### To do:
Find all the lines in the entries below that hold the word "from" and copy them.

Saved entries

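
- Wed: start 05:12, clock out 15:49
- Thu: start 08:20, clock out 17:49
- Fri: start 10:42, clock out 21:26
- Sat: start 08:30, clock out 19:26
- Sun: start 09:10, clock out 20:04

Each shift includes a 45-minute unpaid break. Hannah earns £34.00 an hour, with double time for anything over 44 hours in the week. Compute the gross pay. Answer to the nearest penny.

Wed: 05:12–15:49 = 10 h 37 min; less 45 min break → 9 h 52 min
Thu: 08:20–17:49 = 9 h 29 min; less 45 min break → 8 h 44 min
Fri: 10:42–21:26 = 10 h 44 min; less 45 min break → 9 h 59 min
Sat: 08:30–19:26 = 10 h 56 min; less 45 min break → 10 h 11 min
Sun: 09:10–20:04 = 10 h 54 min; less 45 min break → 10 h 9 min
Total worked: 48 h 55 min = 2935 min.
Regular 44 h 0 min = 2640 min at £34.00/h; overtime 4 h 55 min = 295 min at £68.00/h.
Pay = (2640 × £34.00 + 295 × £68.00) ÷ 60 = £1830.33.

£1830.33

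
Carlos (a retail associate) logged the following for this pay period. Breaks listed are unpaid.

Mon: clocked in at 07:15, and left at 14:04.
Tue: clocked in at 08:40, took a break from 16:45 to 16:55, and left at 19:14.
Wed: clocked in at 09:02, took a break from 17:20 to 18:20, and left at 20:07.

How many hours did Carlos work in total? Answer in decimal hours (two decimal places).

27.30 hours

Mon: 07:15–14:04 = 6 h 49 min
Tue: 08:40–19:14 = 10 h 34 min; less 10 min break → 10 h 24 min
Wed: 09:02–20:07 = 11 h 5 min; less 60 min break → 10 h 5 min
Total: 6 h 49 min + 10 h 24 min + 10 h 5 min = 27 h 18 min.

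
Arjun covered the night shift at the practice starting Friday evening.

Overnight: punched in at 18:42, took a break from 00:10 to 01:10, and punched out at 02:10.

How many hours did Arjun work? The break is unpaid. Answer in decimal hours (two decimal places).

Overnight: 18:42 → midnight = 5 h 18 min; midnight → 02:10 = 2 h 10 min; span 7 h 28 min; less 60 min break → 6 h 28 min

6.47 hours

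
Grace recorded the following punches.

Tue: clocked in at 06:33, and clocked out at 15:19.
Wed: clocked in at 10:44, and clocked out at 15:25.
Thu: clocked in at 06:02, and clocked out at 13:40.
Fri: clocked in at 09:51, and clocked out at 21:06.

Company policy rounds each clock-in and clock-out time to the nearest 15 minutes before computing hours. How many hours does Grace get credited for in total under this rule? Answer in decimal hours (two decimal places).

Tue: in 06:33→06:30, out 15:19→15:15; 8 h 45 min
Wed: in 10:44→10:45, out 15:25→15:30; 4 h 45 min
Thu: in 06:02→06:00, out 13:40→13:45; 7 h 45 min
Fri: in 09:51→09:45, out 21:06→21:00; 11 h 15 min
Total credited: 32 h 30 min.

32.50 hours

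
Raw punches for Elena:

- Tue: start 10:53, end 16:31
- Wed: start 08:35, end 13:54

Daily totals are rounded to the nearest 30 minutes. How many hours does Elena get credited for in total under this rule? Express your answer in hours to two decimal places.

Tue: 10:53–16:31 = 5 h 38 min → rounds to 5 h 30 min
Wed: 08:35–13:54 = 5 h 19 min → rounds to 5 h 30 min
Total credited: 11 h 0 min.

11.00 hours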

### Answer space:
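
Tue: clocked in at 08:40, took a break from 16:45 to 16:55, and left at 19:14.
Wed: clocked in at 09:02, took a break from 17:20 to 18:20, and left at 20:07.
Overnight: punched in at 18:42, took a break from 00:10 to 01:10, and punched out at 02:10.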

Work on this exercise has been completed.